— DATASET RECORDS —

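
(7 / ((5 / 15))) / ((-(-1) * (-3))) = -7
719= 719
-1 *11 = -11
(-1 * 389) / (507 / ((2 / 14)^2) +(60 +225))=-0.02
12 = 12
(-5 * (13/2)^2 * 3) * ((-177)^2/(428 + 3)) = -79419015/1724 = -46066.71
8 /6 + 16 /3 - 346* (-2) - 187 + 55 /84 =14345 /28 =512.32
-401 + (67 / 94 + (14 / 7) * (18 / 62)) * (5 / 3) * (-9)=-1225049 / 2914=-420.40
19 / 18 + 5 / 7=223 / 126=1.77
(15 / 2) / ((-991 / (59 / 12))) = -295 / 7928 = -0.04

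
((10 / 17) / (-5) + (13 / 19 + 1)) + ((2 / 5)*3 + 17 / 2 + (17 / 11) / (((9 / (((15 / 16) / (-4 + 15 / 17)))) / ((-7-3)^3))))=177678617 / 2824635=62.90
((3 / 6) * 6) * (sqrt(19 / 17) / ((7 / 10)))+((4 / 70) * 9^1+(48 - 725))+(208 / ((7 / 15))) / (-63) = -502417 / 735+30 * sqrt(323) / 119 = -679.03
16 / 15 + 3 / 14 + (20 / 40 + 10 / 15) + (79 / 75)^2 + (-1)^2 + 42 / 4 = 1185749 / 78750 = 15.06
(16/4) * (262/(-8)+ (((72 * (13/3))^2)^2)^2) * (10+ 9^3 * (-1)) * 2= -516482522164061684965414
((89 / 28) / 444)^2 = 7921 / 154554624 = 0.00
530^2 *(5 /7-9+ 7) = -2528100 /7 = -361157.14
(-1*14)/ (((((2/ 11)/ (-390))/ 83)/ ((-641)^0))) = 2492490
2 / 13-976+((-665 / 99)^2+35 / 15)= -118289264 / 127413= -928.39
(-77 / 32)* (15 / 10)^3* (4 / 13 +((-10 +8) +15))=-108.07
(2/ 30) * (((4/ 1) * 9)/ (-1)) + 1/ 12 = -139/ 60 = -2.32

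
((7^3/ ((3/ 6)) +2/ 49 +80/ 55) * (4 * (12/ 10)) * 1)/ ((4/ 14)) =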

— WORK REQUIRED —
Using the entries above, output exactly the lines between the line holding "8 /6 + 16 /3" and the line holding "(2/ 30) * (((4/ 1)", end lines included, and nothing more.

— WRITTEN ANSWER —
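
8 /6 + 16 /3 - 346* (-2) - 187 + 55 /84 =14345 /28 =512.32
-401 + (67 / 94 + (14 / 7) * (18 / 62)) * (5 / 3) * (-9)=-1225049 / 2914=-420.40
19 / 18 + 5 / 7=223 / 126=1.77
(15 / 2) / ((-991 / (59 / 12))) = -295 / 7928 = -0.04

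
((10 / 17) / (-5) + (13 / 19 + 1)) + ((2 / 5)*3 + 17 / 2 + (17 / 11) / (((9 / (((15 / 16) / (-4 + 15 / 17)))) / ((-7-3)^3))))=177678617 / 2824635=62.90
((3 / 6) * 6) * (sqrt(19 / 17) / ((7 / 10)))+((4 / 70) * 9^1+(48 - 725))+(208 / ((7 / 15))) / (-63) = -502417 / 735+30 * sqrt(323) / 119 = -679.03
16 / 15 + 3 / 14 + (20 / 40 + 10 / 15) + (79 / 75)^2 + (-1)^2 + 42 / 4 = 1185749 / 78750 = 15.06
(16/4) * (262/(-8)+ (((72 * (13/3))^2)^2)^2) * (10+ 9^3 * (-1)) * 2= -516482522164061684965414
((89 / 28) / 444)^2 = 7921 / 154554624 = 0.00
530^2 *(5 /7-9+ 7) = -2528100 /7 = -361157.14
(-1*14)/ (((((2/ 11)/ (-390))/ 83)/ ((-641)^0))) = 2492490
2 / 13-976+((-665 / 99)^2+35 / 15)= -118289264 / 127413= -928.39
(-77 / 32)* (15 / 10)^3* (4 / 13 +((-10 +8) +15))=-108.07
(2/ 30) * (((4/ 1) * 9)/ (-1)) + 1/ 12 = -139/ 60 = -2.32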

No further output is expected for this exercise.